— Instructions for the task —
Please reproduce the data in its entirety, word for word.

— Records provided —
- - - -

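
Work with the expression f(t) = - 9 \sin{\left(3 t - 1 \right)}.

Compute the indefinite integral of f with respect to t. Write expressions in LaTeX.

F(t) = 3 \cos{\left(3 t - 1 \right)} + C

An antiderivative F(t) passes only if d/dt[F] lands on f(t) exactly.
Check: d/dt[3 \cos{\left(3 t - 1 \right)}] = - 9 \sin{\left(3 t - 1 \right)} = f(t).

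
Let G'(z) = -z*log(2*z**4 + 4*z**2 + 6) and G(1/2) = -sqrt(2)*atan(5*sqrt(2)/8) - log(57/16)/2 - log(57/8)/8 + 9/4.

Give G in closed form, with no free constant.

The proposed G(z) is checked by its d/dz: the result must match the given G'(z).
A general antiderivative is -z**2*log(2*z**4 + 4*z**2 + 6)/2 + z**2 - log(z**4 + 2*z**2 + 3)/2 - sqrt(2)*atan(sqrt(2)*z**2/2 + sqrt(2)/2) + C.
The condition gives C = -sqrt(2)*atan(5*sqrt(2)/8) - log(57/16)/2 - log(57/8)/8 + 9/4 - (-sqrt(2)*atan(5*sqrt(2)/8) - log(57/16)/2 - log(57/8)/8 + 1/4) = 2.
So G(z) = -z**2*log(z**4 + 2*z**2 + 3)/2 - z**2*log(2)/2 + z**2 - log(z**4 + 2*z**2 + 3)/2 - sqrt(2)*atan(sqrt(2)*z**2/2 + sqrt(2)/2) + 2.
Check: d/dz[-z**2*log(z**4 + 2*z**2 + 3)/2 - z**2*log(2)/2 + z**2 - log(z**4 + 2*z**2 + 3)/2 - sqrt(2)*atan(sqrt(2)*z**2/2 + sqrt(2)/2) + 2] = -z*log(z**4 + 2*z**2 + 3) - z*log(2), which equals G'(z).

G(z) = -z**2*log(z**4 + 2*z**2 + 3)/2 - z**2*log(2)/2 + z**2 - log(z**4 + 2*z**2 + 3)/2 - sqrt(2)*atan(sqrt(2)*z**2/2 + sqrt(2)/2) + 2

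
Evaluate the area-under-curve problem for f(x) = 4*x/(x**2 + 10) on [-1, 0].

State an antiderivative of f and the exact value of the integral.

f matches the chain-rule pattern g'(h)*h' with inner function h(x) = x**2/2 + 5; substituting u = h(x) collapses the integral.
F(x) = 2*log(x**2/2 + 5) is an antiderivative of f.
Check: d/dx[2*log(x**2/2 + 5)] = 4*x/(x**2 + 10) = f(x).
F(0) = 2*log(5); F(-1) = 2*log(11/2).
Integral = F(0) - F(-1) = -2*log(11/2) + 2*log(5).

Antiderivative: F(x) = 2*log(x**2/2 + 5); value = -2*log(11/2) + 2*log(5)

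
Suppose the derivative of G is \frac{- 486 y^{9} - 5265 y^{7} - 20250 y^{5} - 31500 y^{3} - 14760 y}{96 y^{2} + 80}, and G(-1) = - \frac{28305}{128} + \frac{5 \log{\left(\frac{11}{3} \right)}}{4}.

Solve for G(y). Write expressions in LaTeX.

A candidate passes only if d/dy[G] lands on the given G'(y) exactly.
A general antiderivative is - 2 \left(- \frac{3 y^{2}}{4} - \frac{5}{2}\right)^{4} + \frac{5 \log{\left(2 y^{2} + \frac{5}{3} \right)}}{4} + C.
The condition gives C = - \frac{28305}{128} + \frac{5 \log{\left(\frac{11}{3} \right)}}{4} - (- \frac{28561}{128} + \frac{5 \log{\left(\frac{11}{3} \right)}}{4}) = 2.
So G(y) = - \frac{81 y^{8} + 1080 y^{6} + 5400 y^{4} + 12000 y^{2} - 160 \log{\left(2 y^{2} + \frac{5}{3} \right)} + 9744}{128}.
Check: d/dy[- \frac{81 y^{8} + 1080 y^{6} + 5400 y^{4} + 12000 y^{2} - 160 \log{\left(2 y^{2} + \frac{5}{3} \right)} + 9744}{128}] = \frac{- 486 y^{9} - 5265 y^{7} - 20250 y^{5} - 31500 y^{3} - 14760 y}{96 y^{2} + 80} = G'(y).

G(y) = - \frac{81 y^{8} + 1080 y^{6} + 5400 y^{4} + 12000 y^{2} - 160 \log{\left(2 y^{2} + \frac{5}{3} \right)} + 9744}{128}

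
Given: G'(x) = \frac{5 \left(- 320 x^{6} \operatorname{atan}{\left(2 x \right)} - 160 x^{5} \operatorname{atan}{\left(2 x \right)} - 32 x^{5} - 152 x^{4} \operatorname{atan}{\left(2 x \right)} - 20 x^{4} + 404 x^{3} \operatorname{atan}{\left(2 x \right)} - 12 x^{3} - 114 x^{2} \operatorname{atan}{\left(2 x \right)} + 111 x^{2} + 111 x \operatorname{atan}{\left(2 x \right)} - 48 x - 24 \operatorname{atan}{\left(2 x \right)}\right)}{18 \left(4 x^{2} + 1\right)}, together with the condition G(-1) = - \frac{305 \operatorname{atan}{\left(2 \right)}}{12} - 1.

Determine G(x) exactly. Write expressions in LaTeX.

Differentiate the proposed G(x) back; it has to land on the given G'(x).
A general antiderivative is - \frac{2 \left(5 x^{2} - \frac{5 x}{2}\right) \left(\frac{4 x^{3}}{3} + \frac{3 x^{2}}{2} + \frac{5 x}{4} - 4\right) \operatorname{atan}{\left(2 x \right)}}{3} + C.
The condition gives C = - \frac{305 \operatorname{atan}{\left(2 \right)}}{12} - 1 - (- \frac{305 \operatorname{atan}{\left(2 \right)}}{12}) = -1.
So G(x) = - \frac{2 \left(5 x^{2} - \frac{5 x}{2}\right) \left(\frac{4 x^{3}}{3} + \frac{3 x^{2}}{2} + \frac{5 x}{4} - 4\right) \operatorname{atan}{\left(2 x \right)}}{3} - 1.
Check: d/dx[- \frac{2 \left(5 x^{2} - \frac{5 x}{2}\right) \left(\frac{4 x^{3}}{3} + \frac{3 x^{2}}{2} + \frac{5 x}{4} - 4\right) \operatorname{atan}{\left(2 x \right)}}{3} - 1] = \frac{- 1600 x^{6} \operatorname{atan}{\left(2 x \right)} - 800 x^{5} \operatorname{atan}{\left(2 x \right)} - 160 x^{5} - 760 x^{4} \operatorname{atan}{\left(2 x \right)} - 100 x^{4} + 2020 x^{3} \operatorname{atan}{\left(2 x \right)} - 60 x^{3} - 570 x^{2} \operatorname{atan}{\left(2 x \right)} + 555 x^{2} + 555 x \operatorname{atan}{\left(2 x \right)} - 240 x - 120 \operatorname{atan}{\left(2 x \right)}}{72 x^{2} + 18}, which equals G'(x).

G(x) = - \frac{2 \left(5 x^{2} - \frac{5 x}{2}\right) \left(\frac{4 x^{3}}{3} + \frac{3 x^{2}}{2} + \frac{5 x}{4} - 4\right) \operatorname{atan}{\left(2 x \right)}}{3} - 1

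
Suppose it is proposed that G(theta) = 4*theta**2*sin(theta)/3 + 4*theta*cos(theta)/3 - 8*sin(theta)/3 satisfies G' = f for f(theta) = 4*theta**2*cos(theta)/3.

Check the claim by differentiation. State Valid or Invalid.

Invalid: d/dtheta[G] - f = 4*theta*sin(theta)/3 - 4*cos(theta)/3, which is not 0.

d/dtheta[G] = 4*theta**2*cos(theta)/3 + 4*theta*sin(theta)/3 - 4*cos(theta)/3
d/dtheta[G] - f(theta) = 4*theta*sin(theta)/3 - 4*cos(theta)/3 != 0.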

- - - -

— Task solution —
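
Work with the expression f(t) = - 9 \sin{\left(3 t - 1 \right)}.

Compute the indefinite integral of f with respect to t. Write expressions in LaTeX.

F(t) = 3 \cos{\left(3 t - 1 \right)} + C

An antiderivative F(t) passes only if d/dt[F] lands on f(t) exactly.
Check: d/dt[3 \cos{\left(3 t - 1 \right)}] = - 9 \sin{\left(3 t - 1 \right)} = f(t).

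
Let G'(z) = -z*log(2*z**4 + 4*z**2 + 6) and G(1/2) = -sqrt(2)*atan(5*sqrt(2)/8) - log(57/16)/2 - log(57/8)/8 + 9/4.

Give G in closed form, with no free constant.

The proposed G(z) is checked by its d/dz: the result must match the given G'(z).
A general antiderivative is -z**2*log(2*z**4 + 4*z**2 + 6)/2 + z**2 - log(z**4 + 2*z**2 + 3)/2 - sqrt(2)*atan(sqrt(2)*z**2/2 + sqrt(2)/2) + C.
The condition gives C = -sqrt(2)*atan(5*sqrt(2)/8) - log(57/16)/2 - log(57/8)/8 + 9/4 - (-sqrt(2)*atan(5*sqrt(2)/8) - log(57/16)/2 - log(57/8)/8 + 1/4) = 2.
So G(z) = -z**2*log(z**4 + 2*z**2 + 3)/2 - z**2*log(2)/2 + z**2 - log(z**4 + 2*z**2 + 3)/2 - sqrt(2)*atan(sqrt(2)*z**2/2 + sqrt(2)/2) + 2.
Check: d/dz[-z**2*log(z**4 + 2*z**2 + 3)/2 - z**2*log(2)/2 + z**2 - log(z**4 + 2*z**2 + 3)/2 - sqrt(2)*atan(sqrt(2)*z**2/2 + sqrt(2)/2) + 2] = -z*log(z**4 + 2*z**2 + 3) - z*log(2), which equals G'(z).

G(z) = -z**2*log(z**4 + 2*z**2 + 3)/2 - z**2*log(2)/2 + z**2 - log(z**4 + 2*z**2 + 3)/2 - sqrt(2)*atan(sqrt(2)*z**2/2 + sqrt(2)/2) + 2

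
Evaluate the area-under-curve problem for f(x) = 4*x/(x**2 + 10) on [-1, 0].

State an antiderivative of f and the exact value of the integral.

f matches the chain-rule pattern g'(h)*h' with inner function h(x) = x**2/2 + 5; substituting u = h(x) collapses the integral.
F(x) = 2*log(x**2/2 + 5) is an antiderivative of f.
Check: d/dx[2*log(x**2/2 + 5)] = 4*x/(x**2 + 10) = f(x).
F(0) = 2*log(5); F(-1) = 2*log(11/2).
Integral = F(0) - F(-1) = -2*log(11/2) + 2*log(5).

Antiderivative: F(x) = 2*log(x**2/2 + 5); value = -2*log(11/2) + 2*log(5)

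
Suppose the derivative of G is \frac{- 486 y^{9} - 5265 y^{7} - 20250 y^{5} - 31500 y^{3} - 14760 y}{96 y^{2} + 80}, and G(-1) = - \frac{28305}{128} + \frac{5 \log{\left(\frac{11}{3} \right)}}{4}.

Solve for G(y). Write expressions in LaTeX.

A candidate passes only if d/dy[G] lands on the given G'(y) exactly.
A general antiderivative is - 2 \left(- \frac{3 y^{2}}{4} - \frac{5}{2}\right)^{4} + \frac{5 \log{\left(2 y^{2} + \frac{5}{3} \right)}}{4} + C.
The condition gives C = - \frac{28305}{128} + \frac{5 \log{\left(\frac{11}{3} \right)}}{4} - (- \frac{28561}{128} + \frac{5 \log{\left(\frac{11}{3} \right)}}{4}) = 2.
So G(y) = - \frac{81 y^{8} + 1080 y^{6} + 5400 y^{4} + 12000 y^{2} - 160 \log{\left(2 y^{2} + \frac{5}{3} \right)} + 9744}{128}.
Check: d/dy[- \frac{81 y^{8} + 1080 y^{6} + 5400 y^{4} + 12000 y^{2} - 160 \log{\left(2 y^{2} + \frac{5}{3} \right)} + 9744}{128}] = \frac{- 486 y^{9} - 5265 y^{7} - 20250 y^{5} - 31500 y^{3} - 14760 y}{96 y^{2} + 80} = G'(y).

G(y) = - \frac{81 y^{8} + 1080 y^{6} + 5400 y^{4} + 12000 y^{2} - 160 \log{\left(2 y^{2} + \frac{5}{3} \right)} + 9744}{128}

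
Given: G'(x) = \frac{5 \left(- 320 x^{6} \operatorname{atan}{\left(2 x \right)} - 160 x^{5} \operatorname{atan}{\left(2 x \right)} - 32 x^{5} - 152 x^{4} \operatorname{atan}{\left(2 x \right)} - 20 x^{4} + 404 x^{3} \operatorname{atan}{\left(2 x \right)} - 12 x^{3} - 114 x^{2} \operatorname{atan}{\left(2 x \right)} + 111 x^{2} + 111 x \operatorname{atan}{\left(2 x \right)} - 48 x - 24 \operatorname{atan}{\left(2 x \right)}\right)}{18 \left(4 x^{2} + 1\right)}, together with the condition G(-1) = - \frac{305 \operatorname{atan}{\left(2 \right)}}{12} - 1.

Determine G(x) exactly. Write expressions in LaTeX.

Differentiate the proposed G(x) back; it has to land on the given G'(x).
A general antiderivative is - \frac{2 \left(5 x^{2} - \frac{5 x}{2}\right) \left(\frac{4 x^{3}}{3} + \frac{3 x^{2}}{2} + \frac{5 x}{4} - 4\right) \operatorname{atan}{\left(2 x \right)}}{3} + C.
The condition gives C = - \frac{305 \operatorname{atan}{\left(2 \right)}}{12} - 1 - (- \frac{305 \operatorname{atan}{\left(2 \right)}}{12}) = -1.
So G(x) = - \frac{2 \left(5 x^{2} - \frac{5 x}{2}\right) \left(\frac{4 x^{3}}{3} + \frac{3 x^{2}}{2} + \frac{5 x}{4} - 4\right) \operatorname{atan}{\left(2 x \right)}}{3} - 1.
Check: d/dx[- \frac{2 \left(5 x^{2} - \frac{5 x}{2}\right) \left(\frac{4 x^{3}}{3} + \frac{3 x^{2}}{2} + \frac{5 x}{4} - 4\right) \operatorname{atan}{\left(2 x \right)}}{3} - 1] = \frac{- 1600 x^{6} \operatorname{atan}{\left(2 x \right)} - 800 x^{5} \operatorname{atan}{\left(2 x \right)} - 160 x^{5} - 760 x^{4} \operatorname{atan}{\left(2 x \right)} - 100 x^{4} + 2020 x^{3} \operatorname{atan}{\left(2 x \right)} - 60 x^{3} - 570 x^{2} \operatorname{atan}{\left(2 x \right)} + 555 x^{2} + 555 x \operatorname{atan}{\left(2 x \right)} - 240 x - 120 \operatorname{atan}{\left(2 x \right)}}{72 x^{2} + 18}, which equals G'(x).

G(x) = - \frac{2 \left(5 x^{2} - \frac{5 x}{2}\right) \left(\frac{4 x^{3}}{3} + \frac{3 x^{2}}{2} + \frac{5 x}{4} - 4\right) \operatorname{atan}{\left(2 x \right)}}{3} - 1

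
Suppose it is proposed that G(theta) = 4*theta**2*sin(theta)/3 + 4*theta*cos(theta)/3 - 8*sin(theta)/3 satisfies G' = f for f(theta) = 4*theta**2*cos(theta)/3.

Check the claim by differentiation. State Valid or Invalid.

Invalid: d/dtheta[G] - f = 4*theta*sin(theta)/3 - 4*cos(theta)/3, which is not 0.

d/dtheta[G] = 4*theta**2*cos(theta)/3 + 4*theta*sin(theta)/3 - 4*cos(theta)/3
d/dtheta[G] - f(theta) = 4*theta*sin(theta)/3 - 4*cos(theta)/3 != 0.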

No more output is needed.